___ Supplied entries

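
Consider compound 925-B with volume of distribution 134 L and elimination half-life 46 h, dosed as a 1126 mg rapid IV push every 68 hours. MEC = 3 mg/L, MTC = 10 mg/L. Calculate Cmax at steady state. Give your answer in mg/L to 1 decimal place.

13.1 mg/L

k = ln2/t½ = ln2/46 ≈ 0.015068 h⁻¹; fraction remaining f = e^(−kτ) = e^(−0.015068×68) ≈ 0.3589.
Accumulation ratio R = 1/(1 − f) ≈ 1/0.6411 ≈ 1.5598.
Single-dose peak C₀ = D/Vd = 1126/134 ≈ 8.403 mg/L.
Steady-state peak Cmax,ss = C₀·R ≈ 8.403 × 1.5598 ≈ 13.107 mg/L.
Peak 13.1 mg/L vs MTC 10 mg/L: exceeds toxic threshold.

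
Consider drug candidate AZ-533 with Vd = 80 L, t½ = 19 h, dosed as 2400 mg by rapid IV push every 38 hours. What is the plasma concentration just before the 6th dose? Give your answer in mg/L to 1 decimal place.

f = (1/2)^(τ/t½) = (1/2)^(38/19) ≈ 0.2500.
C₀ = D/Vd = 2400/80 ≈ 30.000 mg/L.
Before the 6th dose, 5 doses have been given. Superposition: Cmin = C₀·(f + f² + … + f^5).
≈ 30.000 × (0.2500 + 0.0625 + 0.0156 + 0.0039 + 0.0010) ≈ 30.000 × 0.3330 ≈ 9.990 mg/L.

10.0 mg/L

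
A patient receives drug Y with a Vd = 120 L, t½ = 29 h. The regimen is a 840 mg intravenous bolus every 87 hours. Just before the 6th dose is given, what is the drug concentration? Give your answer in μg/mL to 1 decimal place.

1.0 μg/mL

f = (1/2)^(τ/t½) = (1/2)^(87/29) ≈ 0.1250.
C₀ = D/Vd = 840/120 ≈ 7.000 μg/mL.
Before the 6th dose, 5 doses have been given. Superposition: Cmin = C₀·(f + f² + … + f^5).
≈ 7.000 × (0.1250 + 0.0156 + 0.0020 + 0.0002 + 0.0000) ≈ 7.000 × 0.1428 ≈ 1.000 μg/mL.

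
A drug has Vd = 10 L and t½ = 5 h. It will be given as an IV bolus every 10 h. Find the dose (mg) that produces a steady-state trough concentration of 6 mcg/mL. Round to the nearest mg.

180 mg

τ/t½ = 10/5 ≈ 2, so f = (1/2)^(10/5) ≈ 0.250000.
Cmin,ss = (D/Vd)·f/(1−f), so D = Cmin,ss·Vd·(1−f)/f.
D = 6 × 10 × (1−f)/f ≈ 6 × 10 × 3.00000 ≈ 180.00 mg.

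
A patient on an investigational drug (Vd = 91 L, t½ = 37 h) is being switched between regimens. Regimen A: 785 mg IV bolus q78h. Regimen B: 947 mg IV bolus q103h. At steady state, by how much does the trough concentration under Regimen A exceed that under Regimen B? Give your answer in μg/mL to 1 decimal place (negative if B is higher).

0.8 μg/mL

Regimen A: f = (1/2)^(78/37) ≈ 0.2320; Cmin,ss = (785/91)·f/(1−f) ≈ 2.606 μg/mL.
Regimen B: f = (1/2)^(103/37) ≈ 0.1452; Cmin,ss = (947/91)·f/(1−f) ≈ 1.768 μg/mL.
Difference ≈ 2.606 − 1.768 ≈ 0.838 μg/mL.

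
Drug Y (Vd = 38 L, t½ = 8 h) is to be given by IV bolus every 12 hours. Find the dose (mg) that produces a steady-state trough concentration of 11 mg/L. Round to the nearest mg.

τ/t½ = 12/8 ≈ 1.5, so f = (1/2)^(12/8) ≈ 0.353553.
Cmin,ss = (D/Vd)·f/(1−f), so D = Cmin,ss·Vd·(1−f)/f.
D = 11 × 38 × (1−f)/f ≈ 11 × 38 × 1.82843 ≈ 764.28 mg.

764 mg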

______

Repeating the listing in full, word for word, is the required output.

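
Consider compound 925-B with volume of distribution 134 L and elimination half-life 46 h, dosed as a 1126 mg rapid IV push every 68 hours. MEC = 3 mg/L, MTC = 10 mg/L. Calculate Cmax at steady state. Give your answer in mg/L to 1 decimal place.

13.1 mg/L

k = ln2/t½ = ln2/46 ≈ 0.015068 h⁻¹; fraction remaining f = e^(−kτ) = e^(−0.015068×68) ≈ 0.3589.
Accumulation ratio R = 1/(1 − f) ≈ 1/0.6411 ≈ 1.5598.
Single-dose peak C₀ = D/Vd = 1126/134 ≈ 8.403 mg/L.
Steady-state peak Cmax,ss = C₀·R ≈ 8.403 × 1.5598 ≈ 13.107 mg/L.
Peak 13.1 mg/L vs MTC 10 mg/L: exceeds toxic threshold.

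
Consider drug candidate AZ-533 with Vd = 80 L, t½ = 19 h, dosed as 2400 mg by rapid IV push every 38 hours. What is the plasma concentration just before the 6th dose? Give your answer in mg/L to 1 decimal place.

f = (1/2)^(τ/t½) = (1/2)^(38/19) ≈ 0.2500.
C₀ = D/Vd = 2400/80 ≈ 30.000 mg/L.
Before the 6th dose, 5 doses have been given. Superposition: Cmin = C₀·(f + f² + … + f^5).
≈ 30.000 × (0.2500 + 0.0625 + 0.0156 + 0.0039 + 0.0010) ≈ 30.000 × 0.3330 ≈ 9.990 mg/L.

10.0 mg/L

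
A patient receives drug Y with a Vd = 120 L, t½ = 29 h. The regimen is a 840 mg intravenous bolus every 87 hours. Just before the 6th dose is given, what is the drug concentration? Give your answer in μg/mL to 1 decimal place.

1.0 μg/mL

f = (1/2)^(τ/t½) = (1/2)^(87/29) ≈ 0.1250.
C₀ = D/Vd = 840/120 ≈ 7.000 μg/mL.
Before the 6th dose, 5 doses have been given. Superposition: Cmin = C₀·(f + f² + … + f^5).
≈ 7.000 × (0.1250 + 0.0156 + 0.0020 + 0.0002 + 0.0000) ≈ 7.000 × 0.1428 ≈ 1.000 μg/mL.

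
A drug has Vd = 10 L and t½ = 5 h. It will be given as an IV bolus every 10 h. Find the dose (mg) that produces a steady-state trough concentration of 6 mcg/mL. Round to the nearest mg.

180 mg

τ/t½ = 10/5 ≈ 2, so f = (1/2)^(10/5) ≈ 0.250000.
Cmin,ss = (D/Vd)·f/(1−f), so D = Cmin,ss·Vd·(1−f)/f.
D = 6 × 10 × (1−f)/f ≈ 6 × 10 × 3.00000 ≈ 180.00 mg.

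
A patient on an investigational drug (Vd = 91 L, t½ = 37 h) is being switched between regimens. Regimen A: 785 mg IV bolus q78h. Regimen B: 947 mg IV bolus q103h. At steady state, by how much does the trough concentration under Regimen A exceed that under Regimen B? Give your answer in μg/mL to 1 decimal place (negative if B is higher).

0.8 μg/mL

Regimen A: f = (1/2)^(78/37) ≈ 0.2320; Cmin,ss = (785/91)·f/(1−f) ≈ 2.606 μg/mL.
Regimen B: f = (1/2)^(103/37) ≈ 0.1452; Cmin,ss = (947/91)·f/(1−f) ≈ 1.768 μg/mL.
Difference ≈ 2.606 − 1.768 ≈ 0.838 μg/mL.

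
Drug Y (Vd = 38 L, t½ = 8 h) is to be given by IV bolus every 12 hours. Find the dose (mg) that produces a steady-state trough concentration of 11 mg/L. Round to the nearest mg.

τ/t½ = 12/8 ≈ 1.5, so f = (1/2)^(12/8) ≈ 0.353553.
Cmin,ss = (D/Vd)·f/(1−f), so D = Cmin,ss·Vd·(1−f)/f.
D = 11 × 38 × (1−f)/f ≈ 11 × 38 × 1.82843 ≈ 764.28 mg.

764 mg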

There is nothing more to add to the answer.